• **BRIEF**
In your answer, reproduce exactly the lines from the beginning of the listing below through the one containing "If the current state is Forest, it", and only those lines.
━━━━━━━━
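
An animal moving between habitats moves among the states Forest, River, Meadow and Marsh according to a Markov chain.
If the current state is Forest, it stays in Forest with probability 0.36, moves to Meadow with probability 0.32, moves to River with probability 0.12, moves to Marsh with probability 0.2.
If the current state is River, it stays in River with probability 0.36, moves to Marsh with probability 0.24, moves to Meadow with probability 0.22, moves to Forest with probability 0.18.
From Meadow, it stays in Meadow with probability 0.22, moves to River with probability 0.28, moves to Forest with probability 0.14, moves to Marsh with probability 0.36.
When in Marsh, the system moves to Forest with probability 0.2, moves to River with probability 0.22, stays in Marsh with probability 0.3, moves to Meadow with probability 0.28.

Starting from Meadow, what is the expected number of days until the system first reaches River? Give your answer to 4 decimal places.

Let t(s) be the expected number of days to first reach River from state s, with t(River) = 0. Conditioning on the first day:
t(Forest) = 1 + 0.36·t(Forest) + 0.32·t(Meadow) + 0.2·t(Marsh)
t(Meadow) = 1 + 0.14·t(Forest) + 0.22·t(Meadow) + 0.36·t(Marsh)
t(Marsh) = 1 + 0.2·t(Forest) + 0.28·t(Meadow) + 0.3·t(Marsh)
Solving: t(Forest) = 5.2035, t(Meadow) = 4.3679, t(Marsh) = 4.6624.
Expected days from Meadow to River: 4.3679.

4.3679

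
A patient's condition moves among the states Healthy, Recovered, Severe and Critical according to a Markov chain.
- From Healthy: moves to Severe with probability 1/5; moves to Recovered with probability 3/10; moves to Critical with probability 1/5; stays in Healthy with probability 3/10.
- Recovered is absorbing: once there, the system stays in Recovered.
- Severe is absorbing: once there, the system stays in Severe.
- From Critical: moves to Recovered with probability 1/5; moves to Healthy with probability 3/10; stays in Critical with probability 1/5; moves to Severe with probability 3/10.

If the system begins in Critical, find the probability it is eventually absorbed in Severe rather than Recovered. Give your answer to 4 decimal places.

0.5400

Let h(s) be the probability of absorption at Severe starting from transient state s. Then h(Severe) = 1 and h(Recovered) = 0. By first-step analysis:
h(Healthy) = 0.3·h(Healthy) + 0.3·0 + 0.2·1 + 0.2·h(Critical)
h(Critical) = 0.3·h(Healthy) + 0.2·0 + 0.3·1 + 0.2·h(Critical)
Solving: h(Healthy) = 0.4400, h(Critical) = 0.5400.
Starting from Critical, the probability is 0.5400.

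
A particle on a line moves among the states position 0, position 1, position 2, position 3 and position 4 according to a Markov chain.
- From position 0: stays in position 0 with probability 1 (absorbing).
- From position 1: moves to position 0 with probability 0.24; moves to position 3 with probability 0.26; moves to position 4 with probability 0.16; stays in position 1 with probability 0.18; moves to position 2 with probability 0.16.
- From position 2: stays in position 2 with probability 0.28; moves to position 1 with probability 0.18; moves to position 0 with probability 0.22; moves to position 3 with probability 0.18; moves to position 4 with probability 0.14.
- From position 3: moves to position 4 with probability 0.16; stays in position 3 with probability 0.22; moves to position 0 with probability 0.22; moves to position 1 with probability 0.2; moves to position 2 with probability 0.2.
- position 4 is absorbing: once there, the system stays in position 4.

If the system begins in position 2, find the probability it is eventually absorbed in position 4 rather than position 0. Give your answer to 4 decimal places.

0.3978

Let h(s) be the probability of absorption at position 4 starting from transient state s. Then h(position 4) = 1 and h(position 0) = 0. By first-step analysis:
h(position 1) = 0.24·0 + 0.18·h(position 1) + 0.16·h(position 2) + 0.26·h(position 3) + 0.16·1
h(position 2) = 0.22·0 + 0.18·h(position 1) + 0.28·h(position 2) + 0.18·h(position 3) + 0.14·1
h(position 3) = 0.22·0 + 0.2·h(position 1) + 0.2·h(position 2) + 0.22·h(position 3) + 0.16·1
Solving: h(position 1) = 0.4029, h(position 2) = 0.3978, h(position 3) = 0.4104.
Starting from position 2, the probability is 0.3978.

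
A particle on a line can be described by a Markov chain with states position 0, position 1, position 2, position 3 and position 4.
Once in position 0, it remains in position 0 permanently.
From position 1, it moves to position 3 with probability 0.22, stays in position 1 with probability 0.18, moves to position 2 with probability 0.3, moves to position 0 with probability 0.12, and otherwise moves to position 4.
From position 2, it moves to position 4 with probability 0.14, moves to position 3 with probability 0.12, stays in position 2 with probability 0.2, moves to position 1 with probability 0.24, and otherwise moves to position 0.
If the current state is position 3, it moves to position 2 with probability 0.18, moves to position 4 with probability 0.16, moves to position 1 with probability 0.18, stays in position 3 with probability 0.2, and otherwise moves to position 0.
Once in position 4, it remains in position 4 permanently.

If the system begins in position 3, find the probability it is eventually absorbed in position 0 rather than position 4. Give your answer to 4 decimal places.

Let h(s) be the probability of absorption at position 0 starting from transient state s. Then h(position 0) = 1 and h(position 4) = 0. By first-step analysis:
h(position 1) = 0.12·1 + 0.18·h(position 1) + 0.3·h(position 2) + 0.22·h(position 3) + 0.18·0
h(position 2) = 0.3·1 + 0.24·h(position 1) + 0.2·h(position 2) + 0.12·h(position 3) + 0.14·0
h(position 3) = 0.28·1 + 0.18·h(position 1) + 0.18·h(position 2) + 0.2·h(position 3) + 0.16·0
Solving: h(position 1) = 0.5412, h(position 2) = 0.6294, h(position 3) = 0.6134.
Starting from position 3, the probability is 0.6134.

0.6134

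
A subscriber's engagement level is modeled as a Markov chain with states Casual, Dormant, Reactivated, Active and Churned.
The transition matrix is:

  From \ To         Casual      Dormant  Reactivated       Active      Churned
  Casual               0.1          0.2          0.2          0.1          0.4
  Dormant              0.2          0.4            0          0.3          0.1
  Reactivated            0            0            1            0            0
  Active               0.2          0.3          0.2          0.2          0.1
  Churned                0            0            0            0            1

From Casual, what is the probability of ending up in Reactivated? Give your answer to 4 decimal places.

Let h(s) be the probability of absorption at Reactivated starting from transient state s. Then h(Reactivated) = 1 and h(Churned) = 0. By first-step analysis:
h(Casual) = 0.1·h(Casual) + 0.2·h(Dormant) + 0.2·1 + 0.1·h(Active) + 0.4·0
h(Dormant) = 0.2·h(Casual) + 0.4·h(Dormant) + 0.3·h(Active) + 0.1·0
h(Active) = 0.2·h(Casual) + 0.3·h(Dormant) + 0.2·1 + 0.2·h(Active) + 0.1·0
Solving: h(Casual) = 0.3529, h(Dormant) = 0.3529, h(Active) = 0.4706.
Starting from Casual, the probability is 0.3529.

0.3529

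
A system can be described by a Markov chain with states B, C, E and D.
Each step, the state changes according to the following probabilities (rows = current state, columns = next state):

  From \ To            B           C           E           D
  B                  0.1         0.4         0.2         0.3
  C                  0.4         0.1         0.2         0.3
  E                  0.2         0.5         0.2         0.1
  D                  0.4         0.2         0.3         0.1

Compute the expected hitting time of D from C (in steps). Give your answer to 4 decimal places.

Let t(s) be the expected number of steps to first reach D from state s, with t(D) = 0. Conditioning on the first step:
t(B) = 1 + 0.1·t(B) + 0.4·t(C) + 0.2·t(E)
t(C) = 1 + 0.4·t(B) + 0.1·t(C) + 0.2·t(E)
t(E) = 1 + 0.2·t(B) + 0.5·t(C) + 0.2·t(E)
Solving: t(B) = 3.8462, t(C) = 3.8462, t(E) = 4.6154.
Expected steps from C to D: 3.8462.

3.8462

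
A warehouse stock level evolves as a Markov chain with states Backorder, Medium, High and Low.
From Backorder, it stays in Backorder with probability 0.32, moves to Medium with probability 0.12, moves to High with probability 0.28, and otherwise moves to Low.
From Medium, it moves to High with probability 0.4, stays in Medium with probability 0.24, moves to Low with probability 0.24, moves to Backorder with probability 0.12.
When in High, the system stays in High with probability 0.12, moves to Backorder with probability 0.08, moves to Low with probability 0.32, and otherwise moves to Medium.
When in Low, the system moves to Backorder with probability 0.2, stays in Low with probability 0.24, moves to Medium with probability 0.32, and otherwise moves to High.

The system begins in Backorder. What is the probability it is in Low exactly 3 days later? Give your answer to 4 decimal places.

0.2669

Propagate the distribution vector 3 days from Backorder.
After 0 days: (1.0000, 0.0000, 0.0000, 0.0000)
After 1 day: (0.3200, 0.1200, 0.2800, 0.2800)
After 2 days: (0.1952, 0.2912, 0.2384, 0.2752)
After 3 days: (0.1715, 0.2958, 0.2658, 0.2669)
P(in Low after 3 days) = 0.2669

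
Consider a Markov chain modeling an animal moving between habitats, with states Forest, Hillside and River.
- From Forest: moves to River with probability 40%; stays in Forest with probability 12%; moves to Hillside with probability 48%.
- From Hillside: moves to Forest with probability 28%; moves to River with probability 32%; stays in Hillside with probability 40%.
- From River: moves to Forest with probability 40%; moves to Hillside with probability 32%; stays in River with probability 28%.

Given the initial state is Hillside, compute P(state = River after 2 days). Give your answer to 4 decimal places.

0.3296

Sum over the intermediate state after 1 day:
P = P(Hillside→Forest)·P(Forest→River) + P(Hillside→Hillside)·P(Hillside→River) + P(Hillside→River)·P(River→River)
  = 0.28×0.4 + 0.4×0.32 + 0.32×0.28
  = 0.1120 + 0.1280 + 0.0896 = 0.3296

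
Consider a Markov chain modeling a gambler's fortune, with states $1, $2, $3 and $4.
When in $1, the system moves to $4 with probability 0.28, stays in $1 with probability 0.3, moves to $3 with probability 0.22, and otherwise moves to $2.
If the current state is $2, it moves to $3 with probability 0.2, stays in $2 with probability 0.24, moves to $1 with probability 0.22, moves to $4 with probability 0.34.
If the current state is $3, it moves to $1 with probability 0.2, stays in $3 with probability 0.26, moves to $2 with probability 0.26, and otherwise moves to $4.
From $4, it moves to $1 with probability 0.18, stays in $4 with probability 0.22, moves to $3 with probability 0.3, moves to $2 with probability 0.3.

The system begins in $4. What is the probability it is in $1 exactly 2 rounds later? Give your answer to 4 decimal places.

Propagate the distribution vector 2 rounds from $4.
After 0 rounds: (0.0000, 0.0000, 0.0000, 1.0000)
After 1 round: (0.1800, 0.3000, 0.3000, 0.2200)
After 2 rounds: (0.2196, 0.2520, 0.2436, 0.2848)
P(in $1 after 2 rounds) = 0.2196

0.2196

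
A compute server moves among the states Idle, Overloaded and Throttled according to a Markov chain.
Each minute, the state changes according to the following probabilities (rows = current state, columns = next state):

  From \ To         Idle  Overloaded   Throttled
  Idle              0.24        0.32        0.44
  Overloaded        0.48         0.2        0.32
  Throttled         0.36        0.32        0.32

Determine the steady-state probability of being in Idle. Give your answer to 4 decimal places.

0.3520

Let the stationary distribution be π with π = πP and π_1 + π_2 + π_3 = 1.
π_1 = 0.24·π_1 + 0.48·π_2 + 0.36·π_3
π_2 = 0.32·π_1 + 0.2·π_2 + 0.32·π_3
Solving with the normalization constraint gives π = (0.3520, 0.2857, 0.3622).
So the stationary probability of Idle is 0.3520.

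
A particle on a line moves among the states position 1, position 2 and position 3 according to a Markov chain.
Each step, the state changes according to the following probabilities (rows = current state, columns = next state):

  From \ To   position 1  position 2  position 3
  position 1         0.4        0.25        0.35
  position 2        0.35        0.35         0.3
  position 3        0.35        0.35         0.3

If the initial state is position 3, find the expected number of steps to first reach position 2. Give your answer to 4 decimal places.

3.1933

Let t(s) be the expected number of steps to first reach position 2 from state s, with t(position 2) = 0. Conditioning on the first step:
t(position 1) = 1 + 0.4·t(position 1) + 0.35·t(position 3)
t(position 3) = 1 + 0.35·t(position 1) + 0.3·t(position 3)
Solving: t(position 1) = 3.5294, t(position 3) = 3.1933.
Expected steps from position 3 to position 2: 3.1933.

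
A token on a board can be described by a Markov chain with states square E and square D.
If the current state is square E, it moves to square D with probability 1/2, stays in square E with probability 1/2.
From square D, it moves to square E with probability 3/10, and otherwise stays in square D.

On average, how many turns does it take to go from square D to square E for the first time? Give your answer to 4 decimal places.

Let t(s) be the expected number of turns to first reach square E from state s, with t(square E) = 0. Conditioning on the first turn:
t(square D) = 1 + 0.7·t(square D)
Solving: t(square D) = 3.3333.
Expected turns from square D to square E: 3.3333.

3.3333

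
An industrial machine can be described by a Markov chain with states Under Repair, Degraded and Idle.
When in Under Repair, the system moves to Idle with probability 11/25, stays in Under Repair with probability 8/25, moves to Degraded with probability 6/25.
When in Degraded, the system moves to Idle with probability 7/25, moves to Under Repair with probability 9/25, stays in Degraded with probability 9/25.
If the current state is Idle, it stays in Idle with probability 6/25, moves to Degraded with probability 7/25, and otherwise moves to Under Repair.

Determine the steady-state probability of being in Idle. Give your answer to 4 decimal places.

Let the stationary distribution be π with π = πP and π_1 + π_2 + π_3 = 1.
π_1 = 0.32·π_1 + 0.36·π_2 + 0.48·π_3
π_2 = 0.24·π_1 + 0.36·π_2 + 0.28·π_3
Solving with the normalization constraint gives π = (0.3840, 0.2877, 0.3283).
So the stationary probability of Idle is 0.3283.

0.3283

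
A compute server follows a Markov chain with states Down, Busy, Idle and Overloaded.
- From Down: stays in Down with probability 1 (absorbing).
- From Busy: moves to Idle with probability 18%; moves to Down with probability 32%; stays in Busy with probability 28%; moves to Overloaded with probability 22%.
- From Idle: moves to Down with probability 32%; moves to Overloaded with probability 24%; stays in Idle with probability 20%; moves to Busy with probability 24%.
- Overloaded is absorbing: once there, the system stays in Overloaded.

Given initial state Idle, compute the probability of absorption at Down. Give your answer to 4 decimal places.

Let h(s) be the probability of absorption at Down starting from transient state s. Then h(Down) = 1 and h(Overloaded) = 0. By first-step analysis:
h(Busy) = 0.32·1 + 0.28·h(Busy) + 0.18·h(Idle) + 0.22·0
h(Idle) = 0.32·1 + 0.24·h(Busy) + 0.2·h(Idle) + 0.24·0
Solving: h(Busy) = 0.5886, h(Idle) = 0.5766.
Starting from Idle, the probability is 0.5766.

0.5766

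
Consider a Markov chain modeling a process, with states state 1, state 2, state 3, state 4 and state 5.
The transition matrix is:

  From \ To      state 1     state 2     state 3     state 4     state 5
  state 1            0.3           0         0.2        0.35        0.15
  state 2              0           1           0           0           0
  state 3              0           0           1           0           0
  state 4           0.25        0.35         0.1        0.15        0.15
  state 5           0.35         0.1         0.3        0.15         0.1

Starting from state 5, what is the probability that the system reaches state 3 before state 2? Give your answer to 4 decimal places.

0.6499

Let h(s) be the probability of absorption at state 3 starting from transient state s. Then h(state 3) = 1 and h(state 2) = 0. By first-step analysis:
h(state 1) = 0.3·h(state 1) + 0.2·1 + 0.35·h(state 4) + 0.15·h(state 5)
h(state 4) = 0.25·h(state 1) + 0.35·0 + 0.1·1 + 0.15·h(state 4) + 0.15·h(state 5)
h(state 5) = 0.35·h(state 1) + 0.1·0 + 0.3·1 + 0.15·h(state 4) + 0.1·h(state 5)
Solving: h(state 1) = 0.6344, h(state 4) = 0.4189, h(state 5) = 0.6499.
Starting from state 5, the probability is 0.6499.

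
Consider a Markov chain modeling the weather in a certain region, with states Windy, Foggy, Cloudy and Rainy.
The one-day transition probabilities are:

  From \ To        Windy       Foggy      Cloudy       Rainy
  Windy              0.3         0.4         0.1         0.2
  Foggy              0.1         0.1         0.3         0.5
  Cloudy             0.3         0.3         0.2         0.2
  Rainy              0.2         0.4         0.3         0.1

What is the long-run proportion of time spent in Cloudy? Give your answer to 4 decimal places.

Let the stationary distribution be π with π = πP and π_1 + π_2 + π_3 + π_4 = 1.
π_1 = 0.3·π_1 + 0.1·π_2 + 0.3·π_3 + 0.2·π_4
π_2 = 0.4·π_1 + 0.1·π_2 + 0.3·π_3 + 0.4·π_4
π_3 = 0.1·π_1 + 0.3·π_2 + 0.2·π_3 + 0.3·π_4
Solving with the normalization constraint gives π = (0.2160, 0.2897, 0.2335, 0.2608).
So the stationary probability of Cloudy is 0.2335.

0.2335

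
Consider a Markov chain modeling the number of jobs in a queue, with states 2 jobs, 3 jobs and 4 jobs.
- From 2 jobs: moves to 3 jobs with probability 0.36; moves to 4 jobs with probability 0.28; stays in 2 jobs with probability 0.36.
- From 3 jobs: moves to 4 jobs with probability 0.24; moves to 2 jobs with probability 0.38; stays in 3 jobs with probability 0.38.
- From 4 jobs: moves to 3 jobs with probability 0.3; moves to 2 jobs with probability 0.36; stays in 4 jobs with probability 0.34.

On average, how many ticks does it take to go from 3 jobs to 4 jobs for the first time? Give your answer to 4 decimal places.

Let t(s) be the expected number of ticks to first reach 4 jobs from state s, with t(4 jobs) = 0. Conditioning on the first tick:
t(2 jobs) = 1 + 0.36·t(2 jobs) + 0.36·t(3 jobs)
t(3 jobs) = 1 + 0.38·t(2 jobs) + 0.38·t(3 jobs)
Solving: t(2 jobs) = 3.7692, t(3 jobs) = 3.9231.
Expected ticks from 3 jobs to 4 jobs: 3.9231.

3.9231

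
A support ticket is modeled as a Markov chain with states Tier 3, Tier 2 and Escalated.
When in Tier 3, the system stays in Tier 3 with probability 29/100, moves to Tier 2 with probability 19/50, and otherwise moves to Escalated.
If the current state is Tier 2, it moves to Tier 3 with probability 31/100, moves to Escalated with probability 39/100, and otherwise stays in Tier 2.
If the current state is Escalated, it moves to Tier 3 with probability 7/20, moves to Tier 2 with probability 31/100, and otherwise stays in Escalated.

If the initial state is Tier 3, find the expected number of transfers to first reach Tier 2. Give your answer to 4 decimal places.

Let t(s) be the expected number of transfers to first reach Tier 2 from state s, with t(Tier 2) = 0. Conditioning on the first transfer:
t(Tier 3) = 1 + 0.29·t(Tier 3) + 0.33·t(Escalated)
t(Escalated) = 1 + 0.35·t(Tier 3) + 0.34·t(Escalated)
Solving: t(Tier 3) = 2.8037, t(Escalated) = 3.0020.
Expected transfers from Tier 3 to Tier 2: 2.8037.

2.8037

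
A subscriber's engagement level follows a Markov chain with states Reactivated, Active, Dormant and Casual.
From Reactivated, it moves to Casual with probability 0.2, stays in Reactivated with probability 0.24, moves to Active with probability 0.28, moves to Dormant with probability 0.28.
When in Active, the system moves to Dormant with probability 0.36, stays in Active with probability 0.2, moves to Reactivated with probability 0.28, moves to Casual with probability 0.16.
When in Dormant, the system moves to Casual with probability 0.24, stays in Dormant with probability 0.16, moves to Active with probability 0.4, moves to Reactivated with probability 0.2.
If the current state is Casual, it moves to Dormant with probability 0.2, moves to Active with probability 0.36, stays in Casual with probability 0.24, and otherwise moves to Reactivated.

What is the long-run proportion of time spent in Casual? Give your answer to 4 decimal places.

0.2064

Let the stationary distribution be π with π = πP and π_1 + π_2 + π_3 + π_4 = 1.
π_1 = 0.24·π_1 + 0.28·π_2 + 0.2·π_3 + 0.2·π_4
π_2 = 0.28·π_1 + 0.2·π_2 + 0.4·π_3 + 0.36·π_4
π_3 = 0.28·π_1 + 0.36·π_2 + 0.16·π_3 + 0.2·π_4
Solving with the normalization constraint gives π = (0.2336, 0.3031, 0.2569, 0.2064).
So the stationary probability of Casual is 0.2064.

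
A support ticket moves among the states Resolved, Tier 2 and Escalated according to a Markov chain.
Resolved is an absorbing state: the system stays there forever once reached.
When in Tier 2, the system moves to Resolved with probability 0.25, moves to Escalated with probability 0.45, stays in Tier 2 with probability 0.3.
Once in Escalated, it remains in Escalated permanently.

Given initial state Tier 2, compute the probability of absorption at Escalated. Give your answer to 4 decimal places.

Let h(s) be the probability of absorption at Escalated starting from transient state s. Then h(Escalated) = 1 and h(Resolved) = 0. By first-step analysis:
h(Tier 2) = 0.25·0 + 0.3·h(Tier 2) + 0.45·1
Solving: h(Tier 2) = 0.6429.
Starting from Tier 2, the probability is 0.6429.

0.6429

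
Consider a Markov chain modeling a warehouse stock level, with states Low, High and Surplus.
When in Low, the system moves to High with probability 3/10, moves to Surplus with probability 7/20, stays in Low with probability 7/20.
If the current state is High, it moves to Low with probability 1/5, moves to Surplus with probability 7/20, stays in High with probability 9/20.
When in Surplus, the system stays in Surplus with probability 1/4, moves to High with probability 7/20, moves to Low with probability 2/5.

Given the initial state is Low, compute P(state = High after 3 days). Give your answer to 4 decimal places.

Propagate the distribution vector 3 days from Low.
After 0 days: (1.0000, 0.0000, 0.0000)
After 1 day: (0.3500, 0.3000, 0.3500)
After 2 days: (0.3225, 0.3625, 0.3150)
After 3 days: (0.3114, 0.3701, 0.3185)
P(in High after 3 days) = 0.3701

0.3701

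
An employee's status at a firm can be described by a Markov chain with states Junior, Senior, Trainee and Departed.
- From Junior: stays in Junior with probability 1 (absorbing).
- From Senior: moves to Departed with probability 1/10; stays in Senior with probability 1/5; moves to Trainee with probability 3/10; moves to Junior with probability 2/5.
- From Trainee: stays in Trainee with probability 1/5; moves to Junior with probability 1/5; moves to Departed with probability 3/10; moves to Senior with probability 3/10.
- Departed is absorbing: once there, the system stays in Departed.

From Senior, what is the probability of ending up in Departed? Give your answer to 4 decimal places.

Let h(s) be the probability of absorption at Departed starting from transient state s. Then h(Departed) = 1 and h(Junior) = 0. By first-step analysis:
h(Senior) = 0.4·0 + 0.2·h(Senior) + 0.3·h(Trainee) + 0.1·1
h(Trainee) = 0.2·0 + 0.3·h(Senior) + 0.2·h(Trainee) + 0.3·1
Solving: h(Senior) = 0.3091, h(Trainee) = 0.4909.
Starting from Senior, the probability is 0.3091.

0.3091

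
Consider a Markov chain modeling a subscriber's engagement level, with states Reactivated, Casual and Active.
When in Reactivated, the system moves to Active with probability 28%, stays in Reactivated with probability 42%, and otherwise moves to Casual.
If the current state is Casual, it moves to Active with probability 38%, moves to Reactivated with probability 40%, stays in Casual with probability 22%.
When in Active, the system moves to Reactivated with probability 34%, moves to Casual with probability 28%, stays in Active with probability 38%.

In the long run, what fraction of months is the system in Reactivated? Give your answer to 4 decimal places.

0.3873

Let the stationary distribution be π with π = πP and π_1 + π_2 + π_3 = 1.
π_1 = 0.42·π_1 + 0.4·π_2 + 0.34·π_3
π_2 = 0.3·π_1 + 0.22·π_2 + 0.28·π_3
Solving with the normalization constraint gives π = (0.3873, 0.2715, 0.3413).
So the stationary probability of Reactivated is 0.3873.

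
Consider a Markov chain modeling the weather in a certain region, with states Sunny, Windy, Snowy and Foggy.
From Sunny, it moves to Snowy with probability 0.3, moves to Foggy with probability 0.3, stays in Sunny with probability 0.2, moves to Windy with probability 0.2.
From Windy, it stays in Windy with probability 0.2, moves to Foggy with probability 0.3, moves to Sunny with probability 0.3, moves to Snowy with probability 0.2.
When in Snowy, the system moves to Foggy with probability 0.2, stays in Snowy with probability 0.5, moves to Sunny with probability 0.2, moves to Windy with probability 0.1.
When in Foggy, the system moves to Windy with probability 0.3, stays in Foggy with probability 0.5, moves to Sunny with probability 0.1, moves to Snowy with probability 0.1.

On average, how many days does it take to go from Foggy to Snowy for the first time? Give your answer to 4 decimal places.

Let t(s) be the expected number of days to first reach Snowy from state s, with t(Snowy) = 0. Conditioning on the first day:
t(Sunny) = 1 + 0.2·t(Sunny) + 0.2·t(Windy) + 0.3·t(Foggy)
t(Windy) = 1 + 0.3·t(Sunny) + 0.2·t(Windy) + 0.3·t(Foggy)
t(Foggy) = 1 + 0.1·t(Sunny) + 0.3·t(Windy) + 0.5·t(Foggy)
Solving: t(Sunny) = 4.9689, t(Windy) = 5.4658, t(Foggy) = 6.2733.
Expected days from Foggy to Snowy: 6.2733.

6.2733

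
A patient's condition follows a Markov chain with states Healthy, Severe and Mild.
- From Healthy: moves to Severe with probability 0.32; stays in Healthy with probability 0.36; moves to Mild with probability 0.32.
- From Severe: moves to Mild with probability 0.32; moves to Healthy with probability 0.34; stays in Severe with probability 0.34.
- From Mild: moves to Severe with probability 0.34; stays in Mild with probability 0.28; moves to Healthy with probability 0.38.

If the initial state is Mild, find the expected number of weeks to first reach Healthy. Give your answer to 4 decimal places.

2.7293

Let t(s) be the expected number of weeks to first reach Healthy from state s, with t(Healthy) = 0. Conditioning on the first week:
t(Severe) = 1 + 0.34·t(Severe) + 0.32·t(Mild)
t(Mild) = 1 + 0.34·t(Severe) + 0.28·t(Mild)
Solving: t(Severe) = 2.8384, t(Mild) = 2.7293.
Expected weeks from Mild to Healthy: 2.7293.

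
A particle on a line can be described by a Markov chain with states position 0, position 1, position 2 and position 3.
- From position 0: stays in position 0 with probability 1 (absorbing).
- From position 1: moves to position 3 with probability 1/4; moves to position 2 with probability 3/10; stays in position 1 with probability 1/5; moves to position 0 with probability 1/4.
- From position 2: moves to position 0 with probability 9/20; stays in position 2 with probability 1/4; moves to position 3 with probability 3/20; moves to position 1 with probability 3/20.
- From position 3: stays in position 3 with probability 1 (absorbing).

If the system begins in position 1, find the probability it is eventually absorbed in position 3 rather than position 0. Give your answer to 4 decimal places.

0.4189

Let h(s) be the probability of absorption at position 3 starting from transient state s. Then h(position 3) = 1 and h(position 0) = 0. By first-step analysis:
h(position 1) = 0.25·0 + 0.2·h(position 1) + 0.3·h(position 2) + 0.25·1
h(position 2) = 0.45·0 + 0.15·h(position 1) + 0.25·h(position 2) + 0.15·1
Solving: h(position 1) = 0.4189, h(position 2) = 0.2838.
Starting from position 1, the probability is 0.4189.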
━━━━━━━━
• **RESULT OF THE TASK**
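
An animal moving between habitats moves among the states Forest, River, Meadow and Marsh according to a Markov chain.
If the current state is Forest, it stays in Forest with probability 0.36, moves to Meadow with probability 0.32, moves to River with probability 0.12, moves to Marsh with probability 0.2.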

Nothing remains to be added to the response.